— Dataset excerpts —
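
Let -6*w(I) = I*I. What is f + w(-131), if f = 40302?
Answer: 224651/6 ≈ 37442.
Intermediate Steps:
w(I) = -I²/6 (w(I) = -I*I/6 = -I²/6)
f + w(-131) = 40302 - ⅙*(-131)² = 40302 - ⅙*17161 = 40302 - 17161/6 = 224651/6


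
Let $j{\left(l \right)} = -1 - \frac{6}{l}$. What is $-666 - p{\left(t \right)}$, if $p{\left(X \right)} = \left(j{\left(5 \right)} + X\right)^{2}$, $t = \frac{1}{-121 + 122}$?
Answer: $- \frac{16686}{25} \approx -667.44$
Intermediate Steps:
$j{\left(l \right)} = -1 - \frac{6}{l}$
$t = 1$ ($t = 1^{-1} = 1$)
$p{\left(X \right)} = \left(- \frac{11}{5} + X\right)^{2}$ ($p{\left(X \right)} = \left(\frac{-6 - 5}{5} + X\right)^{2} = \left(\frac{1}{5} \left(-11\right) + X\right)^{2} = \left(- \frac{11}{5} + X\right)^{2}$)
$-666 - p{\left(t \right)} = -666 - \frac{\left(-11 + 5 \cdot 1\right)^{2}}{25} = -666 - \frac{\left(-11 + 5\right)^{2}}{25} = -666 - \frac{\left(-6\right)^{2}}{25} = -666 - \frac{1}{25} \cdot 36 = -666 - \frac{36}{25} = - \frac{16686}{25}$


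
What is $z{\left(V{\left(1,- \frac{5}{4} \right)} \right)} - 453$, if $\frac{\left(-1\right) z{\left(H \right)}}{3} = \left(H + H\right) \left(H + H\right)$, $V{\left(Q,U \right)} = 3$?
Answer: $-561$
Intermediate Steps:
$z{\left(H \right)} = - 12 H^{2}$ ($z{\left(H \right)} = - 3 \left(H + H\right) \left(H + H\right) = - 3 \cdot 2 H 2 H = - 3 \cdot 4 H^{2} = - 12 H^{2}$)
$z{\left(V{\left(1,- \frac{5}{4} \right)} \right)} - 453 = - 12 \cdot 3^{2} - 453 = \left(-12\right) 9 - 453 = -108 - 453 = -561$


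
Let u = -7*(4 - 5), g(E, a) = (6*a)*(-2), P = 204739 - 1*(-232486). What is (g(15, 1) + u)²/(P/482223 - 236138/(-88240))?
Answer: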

— What the task asks —
All lines from the one that has "Let u = -7*(4" through the end of the material above should be returned exactly; omit the rest.

— Problem solution —
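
Let u = -7*(4 - 5), g(E, a) = (6*a)*(-2), P = 204739 - 1*(-232486). What is (g(15, 1) + u)²/(P/482223 - 236138/(-88240))?
Answer: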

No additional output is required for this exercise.